When you reach the records below, repeat each one exactly as written.

__________________________________________________

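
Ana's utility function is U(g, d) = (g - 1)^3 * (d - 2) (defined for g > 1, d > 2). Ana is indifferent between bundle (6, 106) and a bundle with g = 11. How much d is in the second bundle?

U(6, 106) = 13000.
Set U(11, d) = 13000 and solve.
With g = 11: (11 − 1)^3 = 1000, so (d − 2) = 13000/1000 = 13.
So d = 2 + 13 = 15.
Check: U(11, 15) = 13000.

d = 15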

__________________________________________________

(Task response):
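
Ana's utility function is U(g, d) = (g - 1)^3 * (d - 2) (defined for g > 1, d > 2). Ana is indifferent between bundle (6, 106) and a bundle with g = 11. How much d is in the second bundle?

U(6, 106) = 13000.
Set U(11, d) = 13000 and solve.
With g = 11: (11 − 1)^3 = 1000, so (d − 2) = 13000/1000 = 13.
So d = 2 + 13 = 15.
Check: U(11, 15) = 13000.

d = 15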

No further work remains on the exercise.